» YOUR INSTRUCTIONS: Please retype the listing below, matching every line exactly.

» DATA:
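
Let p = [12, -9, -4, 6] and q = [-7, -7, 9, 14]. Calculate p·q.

27

p · q = 12·(-7) + (-9)·(-7) + (-4)·9 + 6·14 = -84 + 63 - 36 + 84 = 27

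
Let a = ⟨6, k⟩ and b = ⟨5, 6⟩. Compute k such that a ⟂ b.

a · b = 6·5 + k·6 = 30 + 6k
Set equal to 0: 6k = -30, so k = -5.

-5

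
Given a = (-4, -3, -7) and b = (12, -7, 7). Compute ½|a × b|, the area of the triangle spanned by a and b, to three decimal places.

55.073

i: (-3)·7 - (-7)·(-7) = -21 - 49 = -70
j: (-7)·12 - (-4)·7 = -84 - (-28) = -56
k: (-4)·(-7) - (-3)·12 = 28 - (-36) = 64
a × b = (-70, -56, 64)
|a × b| = √((-70)² + (-56)² + 64²) = √12132 ≈ 110.1454
area = ½ · 110.1454 ≈ 55.073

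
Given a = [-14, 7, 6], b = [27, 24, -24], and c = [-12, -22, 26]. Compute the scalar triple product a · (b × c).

b × c:
i: 24·26 - (-24)·(-22) = 624 - 528 = 96
j: (-24)·(-12) - 27·26 = 288 - 702 = -414
k: 27·(-22) - 24·(-12) = -594 - (-288) = -306
b × c = (96, -414, -306)
a · (b × c) = (-14)·96 + 7·(-414) + 6·(-306) = -1344 - 2898 - 1836 = -6078

-6078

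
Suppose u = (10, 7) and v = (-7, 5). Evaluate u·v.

u · v = 10·(-7) + 7·5 = -70 + 35 = -35

-35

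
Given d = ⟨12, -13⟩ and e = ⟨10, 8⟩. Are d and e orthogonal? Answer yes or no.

d · e = 12·10 + (-13)·8 = 120 - 104 = 16
Nonzero, so the vectors are not orthogonal.

no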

» EXPECTED OUTPUT:
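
Let p = [12, -9, -4, 6] and q = [-7, -7, 9, 14]. Calculate p·q.

27

p · q = 12·(-7) + (-9)·(-7) + (-4)·9 + 6·14 = -84 + 63 - 36 + 84 = 27

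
Let a = ⟨6, k⟩ and b = ⟨5, 6⟩. Compute k such that a ⟂ b.

a · b = 6·5 + k·6 = 30 + 6k
Set equal to 0: 6k = -30, so k = -5.

-5

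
Given a = (-4, -3, -7) and b = (12, -7, 7). Compute ½|a × b|, the area of the triangle spanned by a and b, to three decimal places.

55.073

i: (-3)·7 - (-7)·(-7) = -21 - 49 = -70
j: (-7)·12 - (-4)·7 = -84 - (-28) = -56
k: (-4)·(-7) - (-3)·12 = 28 - (-36) = 64
a × b = (-70, -56, 64)
|a × b| = √((-70)² + (-56)² + 64²) = √12132 ≈ 110.1454
area = ½ · 110.1454 ≈ 55.073

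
Given a = [-14, 7, 6], b = [27, 24, -24], and c = [-12, -22, 26]. Compute the scalar triple product a · (b × c).

b × c:
i: 24·26 - (-24)·(-22) = 624 - 528 = 96
j: (-24)·(-12) - 27·26 = 288 - 702 = -414
k: 27·(-22) - 24·(-12) = -594 - (-288) = -306
b × c = (96, -414, -306)
a · (b × c) = (-14)·96 + 7·(-414) + 6·(-306) = -1344 - 2898 - 1836 = -6078

-6078

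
Suppose u = (10, 7) and v = (-7, 5). Evaluate u·v.

u · v = 10·(-7) + 7·5 = -70 + 35 = -35

-35

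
Given d = ⟨12, -13⟩ and e = ⟨10, 8⟩. Are d and e orthogonal? Answer yes or no.

d · e = 12·10 + (-13)·8 = 120 - 104 = 16
Nonzero, so the vectors are not orthogonal.

no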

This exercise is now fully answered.